■ **WHAT NEEDS TO BE DONE**:
Copy all lines in the data that contain the string "theorem".
════════
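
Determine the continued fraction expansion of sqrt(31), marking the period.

Write x_i = (sqrt(31) + m_i)/d_i with (m_0, d_0) = (0, 1). a_0 = floor(sqrt(31)) = 5, since 5^2 = 25 <= 31 < 36 = 6^2.
Iterate m_{i+1} = d_i*a_i - m_i, d_{i+1} = (31 - m_{i+1}^2)/d_i, a_{i+1} = floor((a_0 + m_{i+1})/d_{i+1}):
  m_1 = 1*5 - 0 = 5, d_1 = (31 - 5^2)/1 = 6/1 = 6, a_1 = floor((5 + 5)/6) = 1.
  m_2 = 6*1 - 5 = 1, d_2 = (31 - 1^2)/6 = 30/6 = 5, a_2 = floor((5 + 1)/5) = 1.
  m_3 = 5*1 - 1 = 4, d_3 = (31 - 4^2)/5 = 15/5 = 3, a_3 = floor((5 + 4)/3) = 3.
  m_4 = 3*3 - 4 = 5, d_4 = (31 - 5^2)/3 = 6/3 = 2, a_4 = floor((5 + 5)/2) = 5.
  m_5 = 2*5 - 5 = 5, d_5 = (31 - 5^2)/2 = 6/2 = 3, a_5 = floor((5 + 5)/3) = 3.
  m_6 = 3*3 - 5 = 4, d_6 = (31 - 4^2)/3 = 15/3 = 5, a_6 = floor((5 + 4)/5) = 1.
  m_7 = 5*1 - 4 = 1, d_7 = (31 - 1^2)/5 = 30/5 = 6, a_7 = floor((5 + 1)/6) = 1.
  m_8 = 6*1 - 1 = 5, d_8 = (31 - 5^2)/6 = 6/6 = 1, a_8 = floor((5 + 5)/1) = 10.
  m_9 = 1*10 - 5 = 5, d_9 = (31 - 5^2)/1 = 6/1 = 6: (m_9, d_9) = (m_1, d_1) = (5, 6), so from here the quotients repeat a_1, ..., a_8; the period length is 8.
Hence the expansion of sqrt(31) is a_0 = 5 followed by the repeating block 1, 1, 3, 5, 3, 1, 1, 10 (period 8).

[5; (1, 1, 3, 5, 3, 1, 1, 10)]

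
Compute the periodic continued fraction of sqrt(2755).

Write x_i = (sqrt(2755) + m_i)/d_i with (m_0, d_0) = (0, 1). a_0 = floor(sqrt(2755)) = 52, since 52^2 = 2704 <= 2755 < 2809 = 53^2.
Iterate m_{i+1} = d_i*a_i - m_i, d_{i+1} = (2755 - m_{i+1}^2)/d_i, a_{i+1} = floor((a_0 + m_{i+1})/d_{i+1}):
  m_1 = 1*52 - 0 = 52, d_1 = (2755 - 52^2)/1 = 51/1 = 51, a_1 = floor((52 + 52)/51) = 2.
  m_2 = 51*2 - 52 = 50, d_2 = (2755 - 50^2)/51 = 255/51 = 5, a_2 = floor((52 + 50)/5) = 20.
  m_3 = 5*20 - 50 = 50, d_3 = (2755 - 50^2)/5 = 255/5 = 51, a_3 = floor((52 + 50)/51) = 2.
  m_4 = 51*2 - 50 = 52, d_4 = (2755 - 52^2)/51 = 51/51 = 1, a_4 = floor((52 + 52)/1) = 104.
  m_5 = 1*104 - 52 = 52, d_5 = (2755 - 52^2)/1 = 51/1 = 51: (m_5, d_5) = (m_1, d_1) = (52, 51), so from here the quotients repeat a_1, ..., a_4; the period length is 4.
Hence the expansion of sqrt(2755) is a_0 = 52 followed by the repeating block 2, 20, 2, 104 (period 4).

[52; (2, 20, 2, 104)]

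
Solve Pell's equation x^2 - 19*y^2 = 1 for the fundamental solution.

(x, y) = (170, 39)

First expand sqrt(19) as a continued fraction. With x_i = (sqrt(19) + m_i)/d_i and (m_0, d_0) = (0, 1): a_0 = floor(sqrt(19)) = 4, since 4^2 = 16 <= 19 < 25 = 5^2.
Iterate m_{i+1} = d_i*a_i - m_i, d_{i+1} = (19 - m_{i+1}^2)/d_i, a_{i+1} = floor((a_0 + m_{i+1})/d_{i+1}):
  m_1 = 1*4 - 0 = 4, d_1 = (19 - 4^2)/1 = 3/1 = 3, a_1 = floor((4 + 4)/3) = 2.
  m_2 = 3*2 - 4 = 2, d_2 = (19 - 2^2)/3 = 15/3 = 5, a_2 = floor((4 + 2)/5) = 1.
  m_3 = 5*1 - 2 = 3, d_3 = (19 - 3^2)/5 = 10/5 = 2, a_3 = floor((4 + 3)/2) = 3.
  m_4 = 2*3 - 3 = 3, d_4 = (19 - 3^2)/2 = 10/2 = 5, a_4 = floor((4 + 3)/5) = 1.
  m_5 = 5*1 - 3 = 2, d_5 = (19 - 2^2)/5 = 15/5 = 3, a_5 = floor((4 + 2)/3) = 2.
  m_6 = 3*2 - 2 = 4, d_6 = (19 - 4^2)/3 = 3/3 = 1, a_6 = floor((4 + 4)/1) = 8.
  m_7 = 1*8 - 4 = 4, d_7 = (19 - 4^2)/1 = 3/1 = 3: (m_7, d_7) = (m_1, d_1) = (4, 3), so from here the quotients repeat a_1, ..., a_6; the period length is 6.
So sqrt(19) = [4; (2, 1, 3, 1, 2, 8)] with period length k = 6.
k is even, so the fundamental solution of x^2 - 19y^2 = 1 is (p_{k-1}, q_{k-1}) = (p_5, q_5); compute convergents through index 5.
Convergents (p_i = a_i*p_{i-1} + p_{i-2}, q_i = a_i*q_{i-1} + q_{i-2} with p_{-2}=0, p_{-1}=1, q_{-2}=1, q_{-1}=0):
  i=0: a_0=4, p_0 = 4*1 + 0 = 4, q_0 = 4*0 + 1 = 1.
  i=1: a_1=2, p_1 = 2*4 + 1 = 9, q_1 = 2*1 + 0 = 2.
  i=2: a_2=1, p_2 = 1*9 + 4 = 13, q_2 = 1*2 + 1 = 3.
  i=3: a_3=3, p_3 = 3*13 + 9 = 48, q_3 = 3*3 + 2 = 11.
  i=4: a_4=1, p_4 = 1*48 + 13 = 61, q_4 = 1*11 + 3 = 14.
  i=5: a_5=2, p_5 = 2*61 + 48 = 170, q_5 = 2*14 + 11 = 39.
Check: 170^2 - 19*39^2 = 28900 - 28899 = 1, so (x, y) = (170, 39) solves the equation, and by the theorem it is the least positive solution.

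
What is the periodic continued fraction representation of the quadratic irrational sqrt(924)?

Write x_i = (sqrt(924) + m_i)/d_i with (m_0, d_0) = (0, 1). a_0 = floor(sqrt(924)) = 30, since 30^2 = 900 <= 924 < 961 = 31^2.
Iterate m_{i+1} = d_i*a_i - m_i, d_{i+1} = (924 - m_{i+1}^2)/d_i, a_{i+1} = floor((a_0 + m_{i+1})/d_{i+1}):
  m_1 = 1*30 - 0 = 30, d_1 = (924 - 30^2)/1 = 24/1 = 24, a_1 = floor((30 + 30)/24) = 2.
  m_2 = 24*2 - 30 = 18, d_2 = (924 - 18^2)/24 = 600/24 = 25, a_2 = floor((30 + 18)/25) = 1.
  m_3 = 25*1 - 18 = 7, d_3 = (924 - 7^2)/25 = 875/25 = 35, a_3 = floor((30 + 7)/35) = 1.
  m_4 = 35*1 - 7 = 28, d_4 = (924 - 28^2)/35 = 140/35 = 4, a_4 = floor((30 + 28)/4) = 14.
  m_5 = 4*14 - 28 = 28, d_5 = (924 - 28^2)/4 = 140/4 = 35, a_5 = floor((30 + 28)/35) = 1.
  m_6 = 35*1 - 28 = 7, d_6 = (924 - 7^2)/35 = 875/35 = 25, a_6 = floor((30 + 7)/25) = 1.
  m_7 = 25*1 - 7 = 18, d_7 = (924 - 18^2)/25 = 600/25 = 24, a_7 = floor((30 + 18)/24) = 2.
  m_8 = 24*2 - 18 = 30, d_8 = (924 - 30^2)/24 = 24/24 = 1, a_8 = floor((30 + 30)/1) = 60.
  m_9 = 1*60 - 30 = 30, d_9 = (924 - 30^2)/1 = 24/1 = 24: (m_9, d_9) = (m_1, d_1) = (30, 24), so from here the quotients repeat a_1, ..., a_8; the period length is 8.
Hence the expansion of sqrt(924) is a_0 = 30 followed by the repeating block 2, 1, 1, 14, 1, 1, 2, 60 (period 8).

[30; (2, 1, 1, 14, 1, 1, 2, 60)]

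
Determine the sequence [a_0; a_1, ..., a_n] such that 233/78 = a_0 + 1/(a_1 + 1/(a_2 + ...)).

[2; 1, 77]

Run the Euclidean algorithm on 233 and 78; the successive quotients are the partial quotients a_0, a_1, ... (each step inverts the fractional part left over by the previous one):
  233 = 2*78 + 77, so a_0 = 2.
  78 = 1*77 + 1, so a_1 = 1.
  77 = 77*1 + 0, so a_2 = 77.
The remainder reaches 0 after 3 divisions, so the expansion has 3 partial quotients, read off in order.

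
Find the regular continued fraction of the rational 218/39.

[5; 1, 1, 2, 3, 2]

Run the Euclidean algorithm on 218 and 39; the successive quotients are the partial quotients a_0, a_1, ... (each step inverts the fractional part left over by the previous one):
  218 = 5*39 + 23, so a_0 = 5.
  39 = 1*23 + 16, so a_1 = 1.
  23 = 1*16 + 7, so a_2 = 1.
  16 = 2*7 + 2, so a_3 = 2.
  7 = 3*2 + 1, so a_4 = 3.
  2 = 2*1 + 0, so a_5 = 2.
The remainder reaches 0 after 6 divisions, so the expansion has 6 partial quotients, read off in order.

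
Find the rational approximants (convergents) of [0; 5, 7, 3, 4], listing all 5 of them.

Using the convergent recurrence p_i = a_i*p_{i-1} + p_{i-2}, q_i = a_i*q_{i-1} + q_{i-2} with p_{-2}=0, p_{-1}=1, q_{-2}=1, q_{-1}=0:
  i=0: a_0=0, p_0 = 0*1 + 0 = 0, q_0 = 0*0 + 1 = 1.
  i=1: a_1=5, p_1 = 5*0 + 1 = 1, q_1 = 5*1 + 0 = 5.
  i=2: a_2=7, p_2 = 7*1 + 0 = 7, q_2 = 7*5 + 1 = 36.
  i=3: a_3=3, p_3 = 3*7 + 1 = 22, q_3 = 3*36 + 5 = 113.
  i=4: a_4=4, p_4 = 4*22 + 7 = 95, q_4 = 4*113 + 36 = 488.

0/1, 1/5, 7/36, 22/113, 95/488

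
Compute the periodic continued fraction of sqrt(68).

Write x_i = (sqrt(68) + m_i)/d_i with (m_0, d_0) = (0, 1). a_0 = floor(sqrt(68)) = 8, since 8^2 = 64 <= 68 < 81 = 9^2.
Iterate m_{i+1} = d_i*a_i - m_i, d_{i+1} = (68 - m_{i+1}^2)/d_i, a_{i+1} = floor((a_0 + m_{i+1})/d_{i+1}):
  m_1 = 1*8 - 0 = 8, d_1 = (68 - 8^2)/1 = 4/1 = 4, a_1 = floor((8 + 8)/4) = 4.
  m_2 = 4*4 - 8 = 8, d_2 = (68 - 8^2)/4 = 4/4 = 1, a_2 = floor((8 + 8)/1) = 16.
  m_3 = 1*16 - 8 = 8, d_3 = (68 - 8^2)/1 = 4/1 = 4: (m_3, d_3) = (m_1, d_1) = (8, 4), so from here the quotients repeat a_1, a_2; the period length is 2.
Hence the expansion of sqrt(68) is a_0 = 8 followed by the repeating block 4, 16 (period 2).

[8; (4, 16)]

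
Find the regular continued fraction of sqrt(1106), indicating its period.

Write x_i = (sqrt(1106) + m_i)/d_i with (m_0, d_0) = (0, 1). a_0 = floor(sqrt(1106)) = 33, since 33^2 = 1089 <= 1106 < 1156 = 34^2.
Iterate m_{i+1} = d_i*a_i - m_i, d_{i+1} = (1106 - m_{i+1}^2)/d_i, a_{i+1} = floor((a_0 + m_{i+1})/d_{i+1}):
  m_1 = 1*33 - 0 = 33, d_1 = (1106 - 33^2)/1 = 17/1 = 17, a_1 = floor((33 + 33)/17) = 3.
  m_2 = 17*3 - 33 = 18, d_2 = (1106 - 18^2)/17 = 782/17 = 46, a_2 = floor((33 + 18)/46) = 1.
  m_3 = 46*1 - 18 = 28, d_3 = (1106 - 28^2)/46 = 322/46 = 7, a_3 = floor((33 + 28)/7) = 8.
  m_4 = 7*8 - 28 = 28, d_4 = (1106 - 28^2)/7 = 322/7 = 46, a_4 = floor((33 + 28)/46) = 1.
  m_5 = 46*1 - 28 = 18, d_5 = (1106 - 18^2)/46 = 782/46 = 17, a_5 = floor((33 + 18)/17) = 3.
  m_6 = 17*3 - 18 = 33, d_6 = (1106 - 33^2)/17 = 17/17 = 1, a_6 = floor((33 + 33)/1) = 66.
  m_7 = 1*66 - 33 = 33, d_7 = (1106 - 33^2)/1 = 17/1 = 17: (m_7, d_7) = (m_1, d_1) = (33, 17), so from here the quotients repeat a_1, ..., a_6; the period length is 6.
Hence the expansion of sqrt(1106) is a_0 = 33 followed by the repeating block 3, 1, 8, 1, 3, 66 (period 6).

[33; (3, 1, 8, 1, 3, 66)]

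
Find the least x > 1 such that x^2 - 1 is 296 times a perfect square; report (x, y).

(x, y) = (3699, 215)

First expand sqrt(296) as a continued fraction. With x_i = (sqrt(296) + m_i)/d_i and (m_0, d_0) = (0, 1): a_0 = floor(sqrt(296)) = 17, since 17^2 = 289 <= 296 < 324 = 18^2.
Iterate m_{i+1} = d_i*a_i - m_i, d_{i+1} = (296 - m_{i+1}^2)/d_i, a_{i+1} = floor((a_0 + m_{i+1})/d_{i+1}):
  m_1 = 1*17 - 0 = 17, d_1 = (296 - 17^2)/1 = 7/1 = 7, a_1 = floor((17 + 17)/7) = 4.
  m_2 = 7*4 - 17 = 11, d_2 = (296 - 11^2)/7 = 175/7 = 25, a_2 = floor((17 + 11)/25) = 1.
  m_3 = 25*1 - 11 = 14, d_3 = (296 - 14^2)/25 = 100/25 = 4, a_3 = floor((17 + 14)/4) = 7.
  m_4 = 4*7 - 14 = 14, d_4 = (296 - 14^2)/4 = 100/4 = 25, a_4 = floor((17 + 14)/25) = 1.
  m_5 = 25*1 - 14 = 11, d_5 = (296 - 11^2)/25 = 175/25 = 7, a_5 = floor((17 + 11)/7) = 4.
  m_6 = 7*4 - 11 = 17, d_6 = (296 - 17^2)/7 = 7/7 = 1, a_6 = floor((17 + 17)/1) = 34.
  m_7 = 1*34 - 17 = 17, d_7 = (296 - 17^2)/1 = 7/1 = 7: (m_7, d_7) = (m_1, d_1) = (17, 7), so from here the quotients repeat a_1, ..., a_6; the period length is 6.
So sqrt(296) = [17; (4, 1, 7, 1, 4, 34)] with period length k = 6.
k is even, so the fundamental solution of x^2 - 296y^2 = 1 is (p_{k-1}, q_{k-1}) = (p_5, q_5); compute convergents through index 5.
Convergents (p_i = a_i*p_{i-1} + p_{i-2}, q_i = a_i*q_{i-1} + q_{i-2} with p_{-2}=0, p_{-1}=1, q_{-2}=1, q_{-1}=0):
  i=0: a_0=17, p_0 = 17*1 + 0 = 17, q_0 = 17*0 + 1 = 1.
  i=1: a_1=4, p_1 = 4*17 + 1 = 69, q_1 = 4*1 + 0 = 4.
  i=2: a_2=1, p_2 = 1*69 + 17 = 86, q_2 = 1*4 + 1 = 5.
  i=3: a_3=7, p_3 = 7*86 + 69 = 671, q_3 = 7*5 + 4 = 39.
  i=4: a_4=1, p_4 = 1*671 + 86 = 757, q_4 = 1*39 + 5 = 44.
  i=5: a_5=4, p_5 = 4*757 + 671 = 3699, q_5 = 4*44 + 39 = 215.
Check: 3699^2 - 296*215^2 = 13682601 - 13682600 = 1, so (x, y) = (3699, 215) solves the equation, and by the theorem it is the least positive solution.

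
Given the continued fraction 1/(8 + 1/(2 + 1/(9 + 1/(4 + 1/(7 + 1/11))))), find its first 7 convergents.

0/1, 1/8, 2/17, 19/161, 78/661, 565/4788, 6293/53329

Using the convergent recurrence p_i = a_i*p_{i-1} + p_{i-2}, q_i = a_i*q_{i-1} + q_{i-2} with p_{-2}=0, p_{-1}=1, q_{-2}=1, q_{-1}=0:
  i=0: a_0=0, p_0 = 0*1 + 0 = 0, q_0 = 0*0 + 1 = 1.
  i=1: a_1=8, p_1 = 8*0 + 1 = 1, q_1 = 8*1 + 0 = 8.
  i=2: a_2=2, p_2 = 2*1 + 0 = 2, q_2 = 2*8 + 1 = 17.
  i=3: a_3=9, p_3 = 9*2 + 1 = 19, q_3 = 9*17 + 8 = 161.
  i=4: a_4=4, p_4 = 4*19 + 2 = 78, q_4 = 4*161 + 17 = 661.
  i=5: a_5=7, p_5 = 7*78 + 19 = 565, q_5 = 7*661 + 161 = 4788.
  i=6: a_6=11, p_6 = 11*565 + 78 = 6293, q_6 = 11*4788 + 661 = 53329.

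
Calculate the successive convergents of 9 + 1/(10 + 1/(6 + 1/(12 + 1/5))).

9/1, 91/10, 555/61, 6751/742, 34310/3771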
════════
■ **WRITTEN RESPONSE**:
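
Check: 170^2 - 19*39^2 = 28900 - 28899 = 1, so (x, y) = (170, 39) solves the equation, and by the theorem it is the least positive solution.
Check: 3699^2 - 296*215^2 = 13682601 - 13682600 = 1, so (x, y) = (3699, 215) solves the equation, and by the theorem it is the least positive solution.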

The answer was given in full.